Exercise objective
Find the line below that contains "Recall that SHA-224". Transcribe it and every line after it exactly, adding nothing.

Stored data
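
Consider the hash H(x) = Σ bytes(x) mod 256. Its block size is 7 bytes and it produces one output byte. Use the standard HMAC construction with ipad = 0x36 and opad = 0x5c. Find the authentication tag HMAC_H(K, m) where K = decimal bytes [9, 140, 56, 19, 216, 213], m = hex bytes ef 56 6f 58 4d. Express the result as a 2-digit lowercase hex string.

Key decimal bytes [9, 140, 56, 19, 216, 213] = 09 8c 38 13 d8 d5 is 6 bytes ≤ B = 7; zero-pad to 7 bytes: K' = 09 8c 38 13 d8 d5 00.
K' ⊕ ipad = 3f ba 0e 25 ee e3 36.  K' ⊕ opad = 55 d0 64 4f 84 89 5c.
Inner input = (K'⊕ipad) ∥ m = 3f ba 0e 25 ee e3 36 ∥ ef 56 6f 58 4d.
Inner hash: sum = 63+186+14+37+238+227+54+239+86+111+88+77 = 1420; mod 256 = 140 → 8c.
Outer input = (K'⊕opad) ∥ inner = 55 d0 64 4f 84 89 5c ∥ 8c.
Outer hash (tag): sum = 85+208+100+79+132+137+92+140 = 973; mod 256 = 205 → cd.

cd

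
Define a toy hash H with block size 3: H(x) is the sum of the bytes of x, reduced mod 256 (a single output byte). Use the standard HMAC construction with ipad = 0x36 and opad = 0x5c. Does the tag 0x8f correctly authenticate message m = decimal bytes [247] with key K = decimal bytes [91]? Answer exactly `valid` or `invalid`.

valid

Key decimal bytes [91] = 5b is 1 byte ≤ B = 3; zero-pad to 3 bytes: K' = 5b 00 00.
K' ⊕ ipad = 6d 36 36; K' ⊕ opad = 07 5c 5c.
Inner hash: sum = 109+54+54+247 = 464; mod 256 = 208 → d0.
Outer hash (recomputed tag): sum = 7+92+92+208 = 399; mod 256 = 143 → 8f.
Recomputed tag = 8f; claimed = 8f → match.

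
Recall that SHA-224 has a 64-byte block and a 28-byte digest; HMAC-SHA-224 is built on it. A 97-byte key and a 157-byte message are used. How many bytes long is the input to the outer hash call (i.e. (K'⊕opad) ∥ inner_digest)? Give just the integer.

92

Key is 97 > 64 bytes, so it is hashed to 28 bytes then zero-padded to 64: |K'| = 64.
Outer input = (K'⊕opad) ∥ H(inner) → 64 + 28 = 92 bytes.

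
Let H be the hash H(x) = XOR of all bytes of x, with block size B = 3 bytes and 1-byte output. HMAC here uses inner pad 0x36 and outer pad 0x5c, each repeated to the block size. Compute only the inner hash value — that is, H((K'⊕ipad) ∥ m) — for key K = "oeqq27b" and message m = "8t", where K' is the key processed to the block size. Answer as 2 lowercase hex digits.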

Completed task
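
Recall that SHA-224 has a 64-byte block and a 28-byte digest; HMAC-SHA-224 is built on it. A 97-byte key and a 157-byte message are used. How many bytes long is the input to the outer hash call (i.e. (K'⊕opad) ∥ inner_digest)? Give just the integer.

92

Key is 97 > 64 bytes, so it is hashed to 28 bytes then zero-padded to 64: |K'| = 64.
Outer input = (K'⊕opad) ∥ H(inner) → 64 + 28 = 92 bytes.

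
Let H be the hash H(x) = XOR of all bytes of x, with block size B = 3 bytes and 1-byte output. HMAC here uses inner pad 0x36 and outer pad 0x5c, each repeated to the block size. Compute only the inner hash value — that is, H((K'⊕ipad) ∥ m) — for key K = "oeqq27b" and message m = "8t", where K' is the key processed to the block size. Answer as 2 lowercase hex digits.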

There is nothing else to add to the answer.